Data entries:

--------------------

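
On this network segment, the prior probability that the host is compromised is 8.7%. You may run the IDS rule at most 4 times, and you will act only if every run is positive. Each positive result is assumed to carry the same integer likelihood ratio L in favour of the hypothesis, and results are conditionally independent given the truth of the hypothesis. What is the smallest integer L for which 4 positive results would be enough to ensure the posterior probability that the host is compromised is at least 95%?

Prior odds = 0.087/0.913 = 87/913.
Target odds = 0.95/0.05 = 19.
Need L⁴ ≥ 19 ÷ (87/913) = 17347/87.
3⁴ = 81 < 17347/87 ≤ 256 = 4⁴, so L = 4.

4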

--------------------

Restate the records, all of them, precisely as written.

Solution:
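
On this network segment, the prior probability that the host is compromised is 8.7%. You may run the IDS rule at most 4 times, and you will act only if every run is positive. Each positive result is assumed to carry the same integer likelihood ratio L in favour of the hypothesis, and results are conditionally independent given the truth of the hypothesis. What is the smallest integer L for which 4 positive results would be enough to ensure the posterior probability that the host is compromised is at least 95%?

Prior odds = 0.087/0.913 = 87/913.
Target odds = 0.95/0.05 = 19.
Need L⁴ ≥ 19 ÷ (87/913) = 17347/87.
3⁴ = 81 < 17347/87 ≤ 256 = 4⁴, so L = 4.

4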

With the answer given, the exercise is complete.